*DATA SUPPLIED*
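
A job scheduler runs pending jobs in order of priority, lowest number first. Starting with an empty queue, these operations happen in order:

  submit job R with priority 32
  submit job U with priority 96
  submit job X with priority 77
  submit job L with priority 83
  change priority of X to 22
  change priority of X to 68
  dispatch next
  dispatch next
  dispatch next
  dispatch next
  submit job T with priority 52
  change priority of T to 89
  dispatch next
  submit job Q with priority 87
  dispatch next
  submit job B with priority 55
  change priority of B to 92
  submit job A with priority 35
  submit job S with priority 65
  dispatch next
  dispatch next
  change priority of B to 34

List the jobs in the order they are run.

R → X → L → U → T → Q → A → S

add R (priority 32) → {R:32}
add U (priority 96) → {R:32, U:96}
add X (priority 77) → {R:32, X:77, U:96}
add L (priority 83) → {R:32, X:77, L:83, U:96}
update X to priority 22 → {X:22, R:32, L:83, U:96}
update X to priority 68 → {R:32, X:68, L:83, U:96}
dispatch next → R; now {X:68, L:83, U:96}
dispatch next → X; now {L:83, U:96}
dispatch next → L; now {U:96}
dispatch next → U; now {}
add T (priority 52) → {T:52}
update T to priority 89 → {T:89}
dispatch next → T; now {}
add Q (priority 87) → {Q:87}
dispatch next → Q; now {}
add B (priority 55) → {B:55}
update B to priority 92 → {B:92}
add A (priority 35) → {A:35, B:92}
add S (priority 65) → {A:35, S:65, B:92}
dispatch next → A; now {S:65, B:92}
dispatch next → S; now {B:92}
update B to priority 34 → {B:34}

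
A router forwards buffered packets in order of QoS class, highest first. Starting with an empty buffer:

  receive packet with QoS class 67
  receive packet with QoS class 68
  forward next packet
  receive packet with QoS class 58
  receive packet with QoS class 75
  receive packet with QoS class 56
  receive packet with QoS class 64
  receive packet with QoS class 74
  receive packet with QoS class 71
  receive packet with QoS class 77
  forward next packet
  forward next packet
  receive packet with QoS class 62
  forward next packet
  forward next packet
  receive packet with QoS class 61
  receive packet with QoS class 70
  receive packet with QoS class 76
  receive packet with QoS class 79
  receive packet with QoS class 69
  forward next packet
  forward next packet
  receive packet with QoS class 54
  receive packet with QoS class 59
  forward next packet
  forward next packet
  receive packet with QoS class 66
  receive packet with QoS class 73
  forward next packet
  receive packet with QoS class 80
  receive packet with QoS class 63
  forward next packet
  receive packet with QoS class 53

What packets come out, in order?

68, 77, 75, 74, 71, 79, 76, 70, 69, 73, 80

insert 67 → {67}
insert 68 → {68, 67}
forward next packet → 68; now {67}
insert 58 → {67, 58}
insert 75 → {75, 67, 58}
insert 56 → {75, 67, 58, 56}
insert 64 → {75, 67, 64, 58, 56}
insert 74 → {75, 74, 67, 64, 58, 56}
insert 71 → {75, 74, 71, 67, 64, 58, 56}
insert 77 → {77, 75, 74, 71, 67, 64, 58, 56}
forward next packet → 77; now {75, 74, 71, 67, 64, 58, 56}
forward next packet → 75; now {74, 71, 67, 64, 58, 56}
insert 62 → {74, 71, 67, 64, 62, 58, 56}
forward next packet → 74; now {71, 67, 64, 62, 58, 56}
forward next packet → 71; now {67, 64, 62, 58, 56}
insert 61 → {67, 64, 62, 61, 58, 56}
insert 70 → {70, 67, 64, 62, 61, 58, 56}
insert 76 → {76, 70, 67, 64, 62, 61, 58, 56}
insert 79 → {79, 76, 70, 67, 64, 62, 61, 58, 56}
insert 69 → {79, 76, 70, 69, 67, 64, 62, 61, 58, 56}
forward next packet → 79; now {76, 70, 69, 67, 64, 62, 61, 58, 56}
forward next packet → 76; now {70, 69, 67, 64, 62, 61, 58, 56}
insert 54 → {70, 69, 67, 64, 62, 61, 58, 56, 54}
insert 59 → {70, 69, 67, 64, 62, 61, 59, 58, 56, 54}
forward next packet → 70; now {69, 67, 64, 62, 61, 59, 58, 56, 54}
forward next packet → 69; now {67, 64, 62, 61, 59, 58, 56, 54}
insert 66 → {67, 66, 64, 62, 61, 59, 58, 56, 54}
insert 73 → {73, 67, 66, 64, 62, 61, 59, 58, 56, 54}
forward next packet → 73; now {67, 66, 64, 62, 61, 59, 58, 56, 54}
insert 80 → {80, 67, 66, 64, 62, 61, 59, 58, 56, 54}
insert 63 → {80, 67, 66, 64, 63, 62, 61, 59, 58, 56, 54}
forward next packet → 80; now {67, 66, 64, 63, 62, 61, 59, 58, 56, 54}
insert 53 → {67, 66, 64, 63, 62, 61, 59, 58, 56, 54, 53}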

*WHAT NEEDS TO BE DONE*
Give back exactly the lines above, from the line containing "submit job T with priority 52" through the line containing "change priority of B to 34", with both end lines and nothing more.

*THE ANSWER*
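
  submit job T with priority 52
  change priority of T to 89
  dispatch next
  submit job Q with priority 87
  dispatch next
  submit job B with priority 55
  change priority of B to 92
  submit job A with priority 35
  submit job S with priority 65
  dispatch next
  dispatch next
  change priority of B to 34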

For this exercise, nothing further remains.